Source data
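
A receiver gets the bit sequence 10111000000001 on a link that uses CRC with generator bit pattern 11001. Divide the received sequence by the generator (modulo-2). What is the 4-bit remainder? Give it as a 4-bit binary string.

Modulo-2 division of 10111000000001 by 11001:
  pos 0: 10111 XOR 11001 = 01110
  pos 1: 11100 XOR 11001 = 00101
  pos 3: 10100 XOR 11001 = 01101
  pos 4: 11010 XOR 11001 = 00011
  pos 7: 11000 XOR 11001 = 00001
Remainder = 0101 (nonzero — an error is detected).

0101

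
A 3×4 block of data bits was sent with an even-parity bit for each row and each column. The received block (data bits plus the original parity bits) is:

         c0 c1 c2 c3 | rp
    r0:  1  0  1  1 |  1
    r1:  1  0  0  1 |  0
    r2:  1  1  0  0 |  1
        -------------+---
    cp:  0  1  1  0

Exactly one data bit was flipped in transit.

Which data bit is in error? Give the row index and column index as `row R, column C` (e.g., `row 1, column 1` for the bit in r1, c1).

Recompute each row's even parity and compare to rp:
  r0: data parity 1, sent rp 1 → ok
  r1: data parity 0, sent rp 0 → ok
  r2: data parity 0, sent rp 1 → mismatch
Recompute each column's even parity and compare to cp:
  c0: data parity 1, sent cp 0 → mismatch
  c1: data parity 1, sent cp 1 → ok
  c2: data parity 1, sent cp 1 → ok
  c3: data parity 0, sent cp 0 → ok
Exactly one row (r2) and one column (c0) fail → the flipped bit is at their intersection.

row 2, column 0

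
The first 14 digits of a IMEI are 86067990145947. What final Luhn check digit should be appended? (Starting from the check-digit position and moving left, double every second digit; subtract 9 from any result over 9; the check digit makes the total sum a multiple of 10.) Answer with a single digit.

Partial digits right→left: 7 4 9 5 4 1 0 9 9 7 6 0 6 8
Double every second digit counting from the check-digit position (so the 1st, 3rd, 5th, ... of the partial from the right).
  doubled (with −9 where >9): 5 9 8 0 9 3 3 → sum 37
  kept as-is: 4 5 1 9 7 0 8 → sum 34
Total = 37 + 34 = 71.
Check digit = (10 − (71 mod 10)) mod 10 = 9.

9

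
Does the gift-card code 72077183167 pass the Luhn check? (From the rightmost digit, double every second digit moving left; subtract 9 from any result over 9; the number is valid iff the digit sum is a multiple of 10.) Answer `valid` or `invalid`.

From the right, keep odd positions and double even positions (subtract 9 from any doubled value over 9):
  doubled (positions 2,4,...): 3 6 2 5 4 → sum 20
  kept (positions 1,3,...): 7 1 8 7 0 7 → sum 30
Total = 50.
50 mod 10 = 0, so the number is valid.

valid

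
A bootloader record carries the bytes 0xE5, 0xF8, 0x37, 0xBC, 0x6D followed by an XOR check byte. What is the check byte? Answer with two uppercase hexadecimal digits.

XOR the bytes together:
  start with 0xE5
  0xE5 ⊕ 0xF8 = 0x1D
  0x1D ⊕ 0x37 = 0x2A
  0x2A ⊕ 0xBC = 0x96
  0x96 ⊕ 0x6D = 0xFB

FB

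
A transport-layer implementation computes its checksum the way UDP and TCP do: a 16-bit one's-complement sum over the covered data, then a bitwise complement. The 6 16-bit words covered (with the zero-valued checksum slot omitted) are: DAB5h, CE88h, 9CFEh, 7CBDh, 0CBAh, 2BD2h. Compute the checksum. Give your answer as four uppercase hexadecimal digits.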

**GOAL OF THE EXERCISE**
Please extract exactly, and only, the lines from the line containing "The first 14" through the last line of the records.

**RESPONSE FOR THIS EXERCISE**
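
The first 14 digits of a IMEI are 86067990145947. What final Luhn check digit should be appended? (Starting from the check-digit position and moving left, double every second digit; subtract 9 from any result over 9; the check digit makes the total sum a multiple of 10.) Answer with a single digit.

Partial digits right→left: 7 4 9 5 4 1 0 9 9 7 6 0 6 8
Double every second digit counting from the check-digit position (so the 1st, 3rd, 5th, ... of the partial from the right).
  doubled (with −9 where >9): 5 9 8 0 9 3 3 → sum 37
  kept as-is: 4 5 1 9 7 0 8 → sum 34
Total = 37 + 34 = 71.
Check digit = (10 − (71 mod 10)) mod 10 = 9.

9

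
Does the gift-card code 72077183167 pass the Luhn check? (From the rightmost digit, double every second digit moving left; subtract 9 from any result over 9; the number is valid iff the digit sum is a multiple of 10.) Answer `valid` or `invalid`.

From the right, keep odd positions and double even positions (subtract 9 from any doubled value over 9):
  doubled (positions 2,4,...): 3 6 2 5 4 → sum 20
  kept (positions 1,3,...): 7 1 8 7 0 7 → sum 30
Total = 50.
50 mod 10 = 0, so the number is valid.

valid

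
A bootloader record carries the bytes 0xE5, 0xF8, 0x37, 0xBC, 0x6D followed by an XOR check byte. What is the check byte? Answer with two uppercase hexadecimal digits.

XOR the bytes together:
  start with 0xE5
  0xE5 ⊕ 0xF8 = 0x1D
  0x1D ⊕ 0x37 = 0x2A
  0x2A ⊕ 0xBC = 0x96
  0x96 ⊕ 0x6D = 0xFB

FB

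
A transport-layer implementation computes its checksum the way UDP and TCP do: a 16-bit one's-complement sum over the covered data, then a bitwise complement. The 6 16-bit words covered (with the zero-valued checksum slot omitted) are: DAB5h, CE88h, 9CFEh, 7CBDh, 0CBAh, 2BD2h. Compute the checksum. Give your answer as four uppercase hexadecimal digits.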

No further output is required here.